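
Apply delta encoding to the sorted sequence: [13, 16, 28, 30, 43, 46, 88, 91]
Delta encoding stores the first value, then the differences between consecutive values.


First value: 13
Deltas:
  16 - 13 = 3
  28 - 16 = 12
  30 - 28 = 2
  43 - 30 = 13
  46 - 43 = 3
  88 - 46 = 42
  91 - 88 = 3


Delta encoded: [13, 3, 12, 2, 13, 3, 42, 3]


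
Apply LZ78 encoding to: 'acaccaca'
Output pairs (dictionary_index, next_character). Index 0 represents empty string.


LZ78 encoding steps:
Dictionary: {0: ''}
Step 1: w='' (idx 0), next='a' -> output (0, 'a'), add 'a' as idx 1
Step 2: w='' (idx 0), next='c' -> output (0, 'c'), add 'c' as idx 2
Step 3: w='a' (idx 1), next='c' -> output (1, 'c'), add 'ac' as idx 3
Step 4: w='c' (idx 2), next='a' -> output (2, 'a'), add 'ca' as idx 4
Step 5: w='ca' (idx 4), end of input -> output (4, '')


Encoded: [(0, 'a'), (0, 'c'), (1, 'c'), (2, 'a'), (4, '')]


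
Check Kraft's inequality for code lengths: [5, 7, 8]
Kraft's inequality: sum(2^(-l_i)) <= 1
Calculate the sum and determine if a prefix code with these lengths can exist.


Sum = 2^(-5) + 2^(-7) + 2^(-8)
    = 0.03125 + 0.0078125 + 0.00390625
    = 11/256 = 0.04296875
Since 0.04296875 <= 1, Kraft's inequality IS satisfied.
A prefix code with these lengths CAN exist.

Kraft sum = 0.04296875. Satisfied.


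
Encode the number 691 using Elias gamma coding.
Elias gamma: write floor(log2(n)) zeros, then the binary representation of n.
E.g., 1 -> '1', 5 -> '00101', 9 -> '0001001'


num_bits = floor(log2(691)) + 1 = 10
leading_zeros = num_bits - 1 = 9
binary(691) = 1010110011

Elias gamma(691) = '000000000' + '1010110011' = 0000000001010110011 (19 bits)


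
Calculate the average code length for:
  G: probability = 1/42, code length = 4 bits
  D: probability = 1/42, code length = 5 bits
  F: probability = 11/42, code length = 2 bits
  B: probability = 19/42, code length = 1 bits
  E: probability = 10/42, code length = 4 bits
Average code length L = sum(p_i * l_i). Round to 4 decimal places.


Weighted contributions p_i * l_i:
  G: (1/42) * 4 = 4/42
  D: (1/42) * 5 = 5/42
  F: (11/42) * 2 = 22/42
  B: (19/42) * 1 = 19/42
  E: (10/42) * 4 = 40/42
Sum = (4 + 5 + 22 + 19 + 40)/42 = 90/42

L = 90/42 = 2.1429 bits/symbol


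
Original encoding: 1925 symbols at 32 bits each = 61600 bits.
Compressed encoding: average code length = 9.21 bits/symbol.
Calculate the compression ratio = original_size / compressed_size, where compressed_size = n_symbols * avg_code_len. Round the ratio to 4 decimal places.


original_size = n_symbols * orig_bits = 1925 * 32 = 61600 bits
compressed_size = n_symbols * avg_code_len = 1925 * 9.21 = 17729.25 bits
ratio = original_size / compressed_size = 61600 / 17729.25 = 3.4745

Compression ratio = 3.4745


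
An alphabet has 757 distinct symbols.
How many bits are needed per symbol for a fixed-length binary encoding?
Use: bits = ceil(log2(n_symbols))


log2(757) = 9.5641
Bracket: 2^9 = 512 < 757 <= 2^10 = 1024
So ceil(log2(757)) = 10

bits = ceil(log2(757)) = ceil(9.5641) = 10 bits


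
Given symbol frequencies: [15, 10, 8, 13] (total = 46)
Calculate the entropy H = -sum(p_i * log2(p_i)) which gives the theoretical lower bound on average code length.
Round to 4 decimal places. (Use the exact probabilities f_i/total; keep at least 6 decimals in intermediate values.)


Per-symbol terms -p_i * log2(p_i) with p_i = f_i/46:
  p = 15/46 = 0.326087: log2(p) = -1.616671, -p*log2(p) = 0.527175
  p = 10/46 = 0.217391: log2(p) = -2.201634, -p*log2(p) = 0.478616
  p = 8/46 = 0.173913: log2(p) = -2.523562, -p*log2(p) = 0.438880
  p = 13/46 = 0.282609: log2(p) = -1.823122, -p*log2(p) = 0.515230
H = 0.527175 + 0.478616 + 0.438880 + 0.515230 = 1.959901

H = 1.9599 bits/symbol


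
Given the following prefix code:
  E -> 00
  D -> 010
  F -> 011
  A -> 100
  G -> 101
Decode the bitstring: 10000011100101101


Decoding step by step:
Bits 100 -> A
Bits 00 -> E
Bits 011 -> F
Bits 100 -> A
Bits 101 -> G
Bits 101 -> G


Decoded message: AEFAGG


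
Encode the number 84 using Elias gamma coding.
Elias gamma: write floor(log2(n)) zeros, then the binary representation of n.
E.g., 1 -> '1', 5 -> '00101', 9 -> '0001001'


num_bits = floor(log2(84)) + 1 = 7
leading_zeros = num_bits - 1 = 6
binary(84) = 1010100

Elias gamma(84) = '000000' + '1010100' = 0000001010100 (13 bits)


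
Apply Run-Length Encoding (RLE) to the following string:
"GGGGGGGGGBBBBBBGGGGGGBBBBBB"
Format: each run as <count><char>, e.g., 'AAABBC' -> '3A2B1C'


Scanning runs left to right:
  i=0: run of 'G' x 9 -> '9G'
  i=9: run of 'B' x 6 -> '6B'
  i=15: run of 'G' x 6 -> '6G'
  i=21: run of 'B' x 6 -> '6B'

RLE = 9G6B6G6B


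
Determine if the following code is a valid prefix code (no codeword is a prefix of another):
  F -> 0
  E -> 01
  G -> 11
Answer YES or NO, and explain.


Checking each pair (does one codeword prefix another?):
  F='0' vs E='01': prefix -- VIOLATION

NO -- this is NOT a valid prefix code. F (0) is a prefix of E (01).


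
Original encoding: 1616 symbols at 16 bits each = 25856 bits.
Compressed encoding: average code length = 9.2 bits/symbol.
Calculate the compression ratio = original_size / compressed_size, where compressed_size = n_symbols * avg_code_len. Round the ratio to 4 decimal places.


original_size = n_symbols * orig_bits = 1616 * 16 = 25856 bits
compressed_size = n_symbols * avg_code_len = 1616 * 9.2 = 14867.2 bits
ratio = original_size / compressed_size = 25856 / 14867.2 = 1.7391

Compression ratio = 1.7391


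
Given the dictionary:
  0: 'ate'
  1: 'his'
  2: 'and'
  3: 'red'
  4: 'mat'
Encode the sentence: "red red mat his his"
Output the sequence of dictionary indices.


Look up each word in the dictionary:
  'red' -> 3
  'red' -> 3
  'mat' -> 4
  'his' -> 1
  'his' -> 1

Encoded: [3, 3, 4, 1, 1]


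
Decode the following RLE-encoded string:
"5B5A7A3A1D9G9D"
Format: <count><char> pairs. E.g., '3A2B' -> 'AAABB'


Expanding each <count><char> pair:
  5B -> 'BBBBB'
  5A -> 'AAAAA'
  7A -> 'AAAAAAA'
  3A -> 'AAA'
  1D -> 'D'
  9G -> 'GGGGGGGGG'
  9D -> 'DDDDDDDDD'

Decoded = BBBBBAAAAAAAAAAAAAAADGGGGGGGGGDDDDDDDDD


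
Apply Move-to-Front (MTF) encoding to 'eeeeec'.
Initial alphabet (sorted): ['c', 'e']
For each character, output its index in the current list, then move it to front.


MTF encoding:
'e': index 1 in ['c', 'e'] -> ['e', 'c']
'e': index 0 in ['e', 'c'] -> ['e', 'c']
'e': index 0 in ['e', 'c'] -> ['e', 'c']
'e': index 0 in ['e', 'c'] -> ['e', 'c']
'e': index 0 in ['e', 'c'] -> ['e', 'c']
'c': index 1 in ['e', 'c'] -> ['c', 'e']


Output: [1, 0, 0, 0, 0, 1]


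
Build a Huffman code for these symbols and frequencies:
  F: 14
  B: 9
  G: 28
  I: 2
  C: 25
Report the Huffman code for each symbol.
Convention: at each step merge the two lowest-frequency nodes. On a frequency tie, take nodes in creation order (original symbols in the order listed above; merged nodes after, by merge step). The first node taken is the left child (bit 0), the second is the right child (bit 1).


Huffman tree construction:
Step 1: Merge I(2) + B(9) = 11
Step 2: Merge (I+B)(11) + F(14) = 25
Step 3: Merge C(25) + ((I+B)+F)(25) = 50
Step 4: Merge G(28) + (C+((I+B)+F))(50) = 78
Read each symbol's code off the tree from the root (left child = 0, right child = 1).

Codes:
  F: 111 (length 3)
  B: 1101 (length 4)
  G: 0 (length 1)
  I: 1100 (length 4)
  C: 10 (length 2)
Average code length: 164/78 = 2.1026 bits/symbol


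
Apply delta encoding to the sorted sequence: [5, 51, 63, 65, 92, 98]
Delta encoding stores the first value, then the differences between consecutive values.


First value: 5
Deltas:
  51 - 5 = 46
  63 - 51 = 12
  65 - 63 = 2
  92 - 65 = 27
  98 - 92 = 6


Delta encoded: [5, 46, 12, 2, 27, 6]


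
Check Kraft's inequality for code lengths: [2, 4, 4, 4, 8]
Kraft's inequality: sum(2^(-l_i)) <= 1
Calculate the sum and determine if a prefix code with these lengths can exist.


Sum = 2^(-2) + 2^(-4) + 2^(-4) + 2^(-4) + 2^(-8)
    = 0.25 + 0.0625 + 0.0625 + 0.0625 + 0.00390625
    = 113/256 = 0.44140625
Since 0.44140625 <= 1, Kraft's inequality IS satisfied.
A prefix code with these lengths CAN exist.

Kraft sum = 0.44140625. Satisfied.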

ABOUT THIS TASK:
Set down exactly the lines above that run from the start of the listing to the line with "Apply LZ78 encoding to: 'acaccaca'". Leave out every later line.

ANSWER AREA:
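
Apply delta encoding to the sorted sequence: [13, 16, 28, 30, 43, 46, 88, 91]
Delta encoding stores the first value, then the differences between consecutive values.


First value: 13
Deltas:
  16 - 13 = 3
  28 - 16 = 12
  30 - 28 = 2
  43 - 30 = 13
  46 - 43 = 3
  88 - 46 = 42
  91 - 88 = 3


Delta encoded: [13, 3, 12, 2, 13, 3, 42, 3]


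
Apply LZ78 encoding to: 'acaccaca'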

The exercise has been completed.